Extracted information
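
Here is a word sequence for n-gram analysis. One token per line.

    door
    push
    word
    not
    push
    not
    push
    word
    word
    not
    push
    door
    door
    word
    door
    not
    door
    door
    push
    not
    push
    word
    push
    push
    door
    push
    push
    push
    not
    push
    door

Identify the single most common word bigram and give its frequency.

Bigram frequencies (highest first):
  not push: 5
  door push: 3
  push word: 3
  push not: 3
  push door: 3
  push push: 3
  … (8 more, each ≤ 2)

"not push", 5 times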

What you will do
Each entry must be output exactly as it was written.

Exercise result
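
Here is a word sequence for n-gram analysis. One token per line.

    door
    push
    word
    not
    push
    not
    push
    word
    word
    not
    push
    door
    door
    word
    door
    not
    door
    door
    push
    not
    push
    word
    push
    push
    door
    push
    push
    push
    not
    push
    door

Identify the single most common word bigram and give its frequency.

Bigram frequencies (highest first):
  not push: 5
  door push: 3
  push word: 3
  push not: 3
  push door: 3
  push push: 3
  … (8 more, each ≤ 2)

"not push", 5 times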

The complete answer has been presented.